▶ **Activity**
Nothing in the records may be changed; reproduce all of them.
=== Input data ===
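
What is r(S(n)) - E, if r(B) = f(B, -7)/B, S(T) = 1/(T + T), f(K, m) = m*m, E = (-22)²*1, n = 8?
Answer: 300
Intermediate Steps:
E = 484 (E = 484*1 = 484)
f(K, m) = m²
S(T) = 1/(2*T)
r(B) = 49/B (r(B) = (-7)²/B = 49/B)
r(S(n)) - E = 49/(((½)/8)) - 1*484 = 49/(((½)*(⅛))) - 484 = 49/(1/16) - 484 = 49*16 - 484 = 784 - 484 = 300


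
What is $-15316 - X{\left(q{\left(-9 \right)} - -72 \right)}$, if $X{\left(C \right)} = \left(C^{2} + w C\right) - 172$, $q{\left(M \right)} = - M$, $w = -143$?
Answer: $-10122$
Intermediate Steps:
$X{\left(C \right)} = -172 + C^{2} - 143 C$ ($X{\left(C \right)} = \left(C^{2} - 143 C\right) - 172 = -172 + C^{2} - 143 C$)
$-15316 - X{\left(q{\left(-9 \right)} - -72 \right)} = -15316 - \left(-172 + \left(\left(-1\right) \left(-9\right) - -72\right)^{2} - 143 \left(\left(-1\right) \left(-9\right) - -72\right)\right) = -15316 - \left(-172 + \left(9 + 72\right)^{2} - 143 \left(9 + 72\right)\right) = -15316 - \left(-172 + 81^{2} - 11583\right) = -15316 - \left(-172 + 6561 - 11583\right) = -15316 - -5194 = -15316 + 5194 = -10122$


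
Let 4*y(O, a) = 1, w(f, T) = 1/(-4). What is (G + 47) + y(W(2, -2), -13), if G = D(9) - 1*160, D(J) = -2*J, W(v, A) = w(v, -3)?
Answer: -523/4 ≈ -130.75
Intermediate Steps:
w(f, T) = -¼
W(v, A) = -¼
y(O, a) = ¼ (y(O, a) = (¼)*1 = ¼)
G = -178 (G = -2*9 - 1*160 = -18 - 160 = -178)
(G + 47) + y(W(2, -2), -13) = (-178 + 47) + ¼ = -131 + ¼ = -523/4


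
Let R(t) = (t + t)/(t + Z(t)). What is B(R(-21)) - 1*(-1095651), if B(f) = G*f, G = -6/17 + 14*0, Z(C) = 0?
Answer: 18626055/17 ≈ 1.0957e+6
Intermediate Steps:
G = -6/17 (G = -6*1/17 + 0 = -6/17 + 0 = -6/17 ≈ -0.35294)
R(t) = 2 (R(t) = (t + t)/(t + 0) = (2*t)/t = 2)
B(f) = -6*f/17
B(R(-21)) - 1*(-1095651) = -6/17*2 - 1*(-1095651) = -12/17 + 1095651 = 18626055/17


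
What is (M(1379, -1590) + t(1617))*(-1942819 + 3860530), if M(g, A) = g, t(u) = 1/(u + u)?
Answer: 2850796938819/1078 ≈ 2.6445e+9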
===
▶ **Finished exercise**
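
What is r(S(n)) - E, if r(B) = f(B, -7)/B, S(T) = 1/(T + T), f(K, m) = m*m, E = (-22)²*1, n = 8?
Answer: 300
Intermediate Steps:
E = 484 (E = 484*1 = 484)
f(K, m) = m²
S(T) = 1/(2*T)
r(B) = 49/B (r(B) = (-7)²/B = 49/B)
r(S(n)) - E = 49/(((½)/8)) - 1*484 = 49/(((½)*(⅛))) - 484 = 49/(1/16) - 484 = 49*16 - 484 = 784 - 484 = 300


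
What is $-15316 - X{\left(q{\left(-9 \right)} - -72 \right)}$, if $X{\left(C \right)} = \left(C^{2} + w C\right) - 172$, $q{\left(M \right)} = - M$, $w = -143$?
Answer: $-10122$
Intermediate Steps:
$X{\left(C \right)} = -172 + C^{2} - 143 C$ ($X{\left(C \right)} = \left(C^{2} - 143 C\right) - 172 = -172 + C^{2} - 143 C$)
$-15316 - X{\left(q{\left(-9 \right)} - -72 \right)} = -15316 - \left(-172 + \left(\left(-1\right) \left(-9\right) - -72\right)^{2} - 143 \left(\left(-1\right) \left(-9\right) - -72\right)\right) = -15316 - \left(-172 + \left(9 + 72\right)^{2} - 143 \left(9 + 72\right)\right) = -15316 - \left(-172 + 81^{2} - 11583\right) = -15316 - \left(-172 + 6561 - 11583\right) = -15316 - -5194 = -15316 + 5194 = -10122$


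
Let 4*y(O, a) = 1, w(f, T) = 1/(-4). What is (G + 47) + y(W(2, -2), -13), if G = D(9) - 1*160, D(J) = -2*J, W(v, A) = w(v, -3)?
Answer: -523/4 ≈ -130.75
Intermediate Steps:
w(f, T) = -¼
W(v, A) = -¼
y(O, a) = ¼ (y(O, a) = (¼)*1 = ¼)
G = -178 (G = -2*9 - 1*160 = -18 - 160 = -178)
(G + 47) + y(W(2, -2), -13) = (-178 + 47) + ¼ = -131 + ¼ = -523/4


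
Let R(t) = (t + t)/(t + Z(t)). What is B(R(-21)) - 1*(-1095651), if B(f) = G*f, G = -6/17 + 14*0, Z(C) = 0?
Answer: 18626055/17 ≈ 1.0957e+6
Intermediate Steps:
G = -6/17 (G = -6*1/17 + 0 = -6/17 + 0 = -6/17 ≈ -0.35294)
R(t) = 2 (R(t) = (t + t)/(t + 0) = (2*t)/t = 2)
B(f) = -6*f/17
B(R(-21)) - 1*(-1095651) = -6/17*2 - 1*(-1095651) = -12/17 + 1095651 = 18626055/17


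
What is (M(1379, -1590) + t(1617))*(-1942819 + 3860530), if M(g, A) = g, t(u) = 1/(u + u)?
Answer: 2850796938819/1078 ≈ 2.6445e+9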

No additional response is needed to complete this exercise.